# Assignment:
Would you pull out every line of the material that contains the string "times"?

# Entries provided:
+--

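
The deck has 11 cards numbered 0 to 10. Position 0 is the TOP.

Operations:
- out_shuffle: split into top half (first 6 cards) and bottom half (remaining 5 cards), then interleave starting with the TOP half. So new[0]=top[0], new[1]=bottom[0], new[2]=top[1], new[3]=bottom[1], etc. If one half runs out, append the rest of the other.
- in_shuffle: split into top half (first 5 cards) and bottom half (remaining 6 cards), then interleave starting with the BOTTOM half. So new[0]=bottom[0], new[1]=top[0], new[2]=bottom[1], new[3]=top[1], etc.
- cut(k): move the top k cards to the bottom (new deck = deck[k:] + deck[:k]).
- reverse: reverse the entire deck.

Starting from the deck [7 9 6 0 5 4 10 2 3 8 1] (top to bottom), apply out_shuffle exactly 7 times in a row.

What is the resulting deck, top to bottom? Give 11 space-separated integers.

After op 1 (out_shuffle): [7 10 9 2 6 3 0 8 5 1 4]
After op 2 (out_shuffle): [7 0 10 8 9 5 2 1 6 4 3]
After op 3 (out_shuffle): [7 2 0 1 10 6 8 4 9 3 5]
After op 4 (out_shuffle): [7 8 2 4 0 9 1 3 10 5 6]
After op 5 (out_shuffle): [7 1 8 3 2 10 4 5 0 6 9]
After op 6 (out_shuffle): [7 4 1 5 8 0 3 6 2 9 10]
After op 7 (out_shuffle): [7 3 4 6 1 2 5 9 8 10 0]

Answer: 7 3 4 6 1 2 5 9 8 10 0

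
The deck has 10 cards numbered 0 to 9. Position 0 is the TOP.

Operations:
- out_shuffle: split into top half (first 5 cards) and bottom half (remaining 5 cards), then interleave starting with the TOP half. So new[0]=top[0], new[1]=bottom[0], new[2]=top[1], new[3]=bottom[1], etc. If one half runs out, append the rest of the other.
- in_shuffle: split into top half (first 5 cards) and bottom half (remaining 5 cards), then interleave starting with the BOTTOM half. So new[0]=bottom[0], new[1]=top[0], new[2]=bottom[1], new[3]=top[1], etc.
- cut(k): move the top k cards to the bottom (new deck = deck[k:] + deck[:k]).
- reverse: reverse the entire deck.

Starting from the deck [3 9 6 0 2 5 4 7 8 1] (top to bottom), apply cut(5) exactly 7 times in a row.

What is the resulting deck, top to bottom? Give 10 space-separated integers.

After op 1 (cut(5)): [5 4 7 8 1 3 9 6 0 2]
After op 2 (cut(5)): [3 9 6 0 2 5 4 7 8 1]
After op 3 (cut(5)): [5 4 7 8 1 3 9 6 0 2]
After op 4 (cut(5)): [3 9 6 0 2 5 4 7 8 1]
After op 5 (cut(5)): [5 4 7 8 1 3 9 6 0 2]
After op 6 (cut(5)): [3 9 6 0 2 5 4 7 8 1]
After op 7 (cut(5)): [5 4 7 8 1 3 9 6 0 2]

Answer: 5 4 7 8 1 3 9 6 0 2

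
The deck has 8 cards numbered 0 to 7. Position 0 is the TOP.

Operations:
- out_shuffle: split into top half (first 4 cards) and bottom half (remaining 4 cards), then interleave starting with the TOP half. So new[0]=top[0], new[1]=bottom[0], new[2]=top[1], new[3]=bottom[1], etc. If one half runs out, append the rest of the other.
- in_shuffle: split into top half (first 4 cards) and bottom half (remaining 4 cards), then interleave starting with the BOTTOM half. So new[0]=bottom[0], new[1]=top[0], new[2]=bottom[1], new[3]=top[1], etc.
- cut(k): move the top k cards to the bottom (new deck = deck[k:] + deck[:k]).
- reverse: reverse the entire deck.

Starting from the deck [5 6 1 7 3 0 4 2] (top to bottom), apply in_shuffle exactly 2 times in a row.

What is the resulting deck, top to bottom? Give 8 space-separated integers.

After op 1 (in_shuffle): [3 5 0 6 4 1 2 7]
After op 2 (in_shuffle): [4 3 1 5 2 0 7 6]

Answer: 4 3 1 5 2 0 7 6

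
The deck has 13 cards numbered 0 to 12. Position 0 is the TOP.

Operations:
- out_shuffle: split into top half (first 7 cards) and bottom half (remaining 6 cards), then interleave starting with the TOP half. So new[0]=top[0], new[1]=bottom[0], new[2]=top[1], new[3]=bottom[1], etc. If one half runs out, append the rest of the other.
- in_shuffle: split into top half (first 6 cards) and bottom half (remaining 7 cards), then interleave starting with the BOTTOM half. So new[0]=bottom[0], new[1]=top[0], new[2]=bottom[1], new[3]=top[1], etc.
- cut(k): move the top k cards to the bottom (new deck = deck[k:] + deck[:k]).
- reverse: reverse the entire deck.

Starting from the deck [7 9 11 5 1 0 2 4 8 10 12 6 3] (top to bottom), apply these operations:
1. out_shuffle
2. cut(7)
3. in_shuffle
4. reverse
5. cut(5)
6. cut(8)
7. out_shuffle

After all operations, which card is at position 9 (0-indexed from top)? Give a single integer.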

+--

# Solution for this task:
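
Starting from the deck [7 9 6 0 5 4 10 2 3 8 1] (top to bottom), apply out_shuffle exactly 7 times in a row.
Starting from the deck [3 9 6 0 2 5 4 7 8 1] (top to bottom), apply cut(5) exactly 7 times in a row.
Starting from the deck [5 6 1 7 3 0 4 2] (top to bottom), apply in_shuffle exactly 2 times in a row.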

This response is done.